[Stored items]
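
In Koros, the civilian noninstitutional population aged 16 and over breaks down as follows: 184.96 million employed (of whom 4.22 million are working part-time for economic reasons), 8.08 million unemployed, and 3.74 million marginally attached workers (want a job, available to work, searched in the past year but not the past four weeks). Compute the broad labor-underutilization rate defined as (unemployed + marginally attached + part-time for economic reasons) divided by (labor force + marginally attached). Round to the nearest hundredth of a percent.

Broad underutilization rate ≈ 8.15%.

Labor force = 184.96 + 8.08 = 193.04 million.
Numerator = 8.08 + 3.74 + 4.22 = 16.04 million.
Denominator = 193.04 + 3.74 = 196.78 million.
Broad rate = 16.04 / 196.78 = 8.15%.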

Action item: With nothing left out, return each entry exactly.

Response area:
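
In Koros, the civilian noninstitutional population aged 16 and over breaks down as follows: 184.96 million employed (of whom 4.22 million are working part-time for economic reasons), 8.08 million unemployed, and 3.74 million marginally attached workers (want a job, available to work, searched in the past year but not the past four weeks). Compute the broad labor-underutilization rate defined as (unemployed + marginally attached + part-time for economic reasons) divided by (labor force + marginally attached). Round to the nearest hundredth of a percent.

Broad underutilization rate ≈ 8.15%.

Labor force = 184.96 + 8.08 = 193.04 million.
Numerator = 8.08 + 3.74 + 4.22 = 16.04 million.
Denominator = 193.04 + 3.74 = 196.78 million.
Broad rate = 16.04 / 196.78 = 8.15%.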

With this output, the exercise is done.